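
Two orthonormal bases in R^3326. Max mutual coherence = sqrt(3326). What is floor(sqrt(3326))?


57^2 = 3249 <= 3326 < 3364 = 58^2, so 57 <= sqrt(3326) < 58.
floor(sqrt(3326)) = 57.

57


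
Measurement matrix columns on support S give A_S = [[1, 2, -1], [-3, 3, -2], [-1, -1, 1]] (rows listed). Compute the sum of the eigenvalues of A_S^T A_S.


Sum of eigenvalues of A_S^T A_S = trace(A_S^T A_S) = sum of squared column norms of A_S.
A_S^T A_S diagonal: [11, 14, 6].
trace = 11 + 14 + 6 = 31.

31


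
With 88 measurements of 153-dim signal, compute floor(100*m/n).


100*m/n = 100*88/153 ≈ 57.5163.
floor = 57.

57


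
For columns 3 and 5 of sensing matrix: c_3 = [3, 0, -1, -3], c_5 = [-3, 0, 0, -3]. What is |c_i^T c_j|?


Inner product: 3*-3 + 0*0 + -1*0 + -3*-3
Products: [-9, 0, 0, 9]
Sum = 0.
|dot| = 0.

0


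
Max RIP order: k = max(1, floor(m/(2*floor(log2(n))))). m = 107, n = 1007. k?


floor(log2(1007)) = 9.
2*9 = 18.
m/(2*floor(log2(n))) = 107/18 ≈ 5.9444.
floor = 5.
k = max(1, 5) = 5.

5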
◆ ◆ ◆
Task directions →
Copy exactly the lines that run from the one containing "Max RIP order: k" to the last line of the listing, both included, and nothing more.

Exercise answer →
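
Max RIP order: k = max(1, floor(m/(2*floor(log2(n))))). m = 107, n = 1007. k?


floor(log2(1007)) = 9.
2*9 = 18.
m/(2*floor(log2(n))) = 107/18 ≈ 5.9444.
floor = 5.
k = max(1, 5) = 5.

5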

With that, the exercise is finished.